§ **Exercise**:
Count the lines in the material below that contain the word "wise" and give the number alone.
Records to use Block Start
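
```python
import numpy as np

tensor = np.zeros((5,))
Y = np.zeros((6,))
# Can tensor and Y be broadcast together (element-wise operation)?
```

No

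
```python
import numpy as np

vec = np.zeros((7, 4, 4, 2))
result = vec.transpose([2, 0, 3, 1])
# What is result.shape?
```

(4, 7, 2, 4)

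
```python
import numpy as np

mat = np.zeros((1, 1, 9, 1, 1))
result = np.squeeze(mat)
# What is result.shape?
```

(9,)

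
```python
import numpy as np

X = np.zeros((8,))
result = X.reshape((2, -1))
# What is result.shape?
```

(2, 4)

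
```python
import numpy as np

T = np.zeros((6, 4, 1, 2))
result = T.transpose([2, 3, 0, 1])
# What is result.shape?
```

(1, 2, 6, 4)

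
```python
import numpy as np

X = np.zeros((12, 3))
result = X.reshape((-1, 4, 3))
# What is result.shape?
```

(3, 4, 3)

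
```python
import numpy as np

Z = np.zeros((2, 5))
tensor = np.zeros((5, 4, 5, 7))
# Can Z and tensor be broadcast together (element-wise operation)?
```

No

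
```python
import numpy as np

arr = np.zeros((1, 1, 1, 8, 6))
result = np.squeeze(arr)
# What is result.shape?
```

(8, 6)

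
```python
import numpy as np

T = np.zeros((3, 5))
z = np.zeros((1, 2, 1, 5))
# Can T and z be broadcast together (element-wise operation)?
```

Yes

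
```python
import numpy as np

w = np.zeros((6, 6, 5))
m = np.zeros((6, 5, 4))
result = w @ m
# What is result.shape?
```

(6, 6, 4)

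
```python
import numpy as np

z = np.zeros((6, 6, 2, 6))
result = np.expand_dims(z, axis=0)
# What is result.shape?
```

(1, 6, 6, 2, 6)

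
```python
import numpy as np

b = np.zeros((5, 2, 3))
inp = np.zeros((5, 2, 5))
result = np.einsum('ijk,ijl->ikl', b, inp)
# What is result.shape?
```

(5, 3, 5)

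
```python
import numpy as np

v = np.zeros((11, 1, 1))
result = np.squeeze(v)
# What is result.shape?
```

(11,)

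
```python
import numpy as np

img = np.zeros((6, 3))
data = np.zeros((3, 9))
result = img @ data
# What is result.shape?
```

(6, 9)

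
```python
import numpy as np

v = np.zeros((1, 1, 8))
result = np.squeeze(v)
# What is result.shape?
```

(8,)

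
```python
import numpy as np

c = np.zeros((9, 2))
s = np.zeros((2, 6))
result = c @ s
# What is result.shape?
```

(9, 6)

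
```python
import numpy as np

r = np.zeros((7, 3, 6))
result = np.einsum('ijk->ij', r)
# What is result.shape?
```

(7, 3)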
Records to use Block End
§ **Solution below**:
3